++++ Dataset records

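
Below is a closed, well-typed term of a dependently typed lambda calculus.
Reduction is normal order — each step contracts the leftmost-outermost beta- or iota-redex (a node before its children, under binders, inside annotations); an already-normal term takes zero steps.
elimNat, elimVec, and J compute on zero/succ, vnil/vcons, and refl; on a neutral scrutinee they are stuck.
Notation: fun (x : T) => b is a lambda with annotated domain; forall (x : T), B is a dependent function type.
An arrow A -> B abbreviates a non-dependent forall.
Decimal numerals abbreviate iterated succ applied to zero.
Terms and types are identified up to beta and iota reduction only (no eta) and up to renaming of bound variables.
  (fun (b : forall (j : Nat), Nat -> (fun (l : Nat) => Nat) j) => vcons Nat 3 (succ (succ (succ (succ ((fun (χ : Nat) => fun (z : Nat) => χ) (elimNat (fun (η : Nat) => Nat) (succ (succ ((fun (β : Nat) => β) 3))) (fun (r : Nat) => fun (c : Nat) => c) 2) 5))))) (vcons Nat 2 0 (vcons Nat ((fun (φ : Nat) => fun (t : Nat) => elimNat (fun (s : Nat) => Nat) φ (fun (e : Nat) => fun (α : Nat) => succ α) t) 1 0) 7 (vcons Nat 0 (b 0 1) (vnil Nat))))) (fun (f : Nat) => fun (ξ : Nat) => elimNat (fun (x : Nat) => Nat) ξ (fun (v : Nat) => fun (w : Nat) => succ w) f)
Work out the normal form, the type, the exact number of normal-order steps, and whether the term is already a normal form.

reduced normal form:
  vcons Nat 3 9 (vcons Nat 2 0 (vcons Nat 1 7 (vcons Nat 0 1 (vnil Nat))))
the term's type:
  Vec Nat 4
normal-order step count: 17
started in normal form: no
first redex: a beta-redex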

++++++++

* [Work instructions] The line containing "Reduction is normal" marks the end: copy exactly every line from the top of the data above down to it, that line included.

* [Final answer]
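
Below is a closed, well-typed term of a dependently typed lambda calculus.
Reduction is normal order — each step contracts the leftmost-outermost beta- or iota-redex (a node before its children, under binders, inside annotations); an already-normal term takes zero steps.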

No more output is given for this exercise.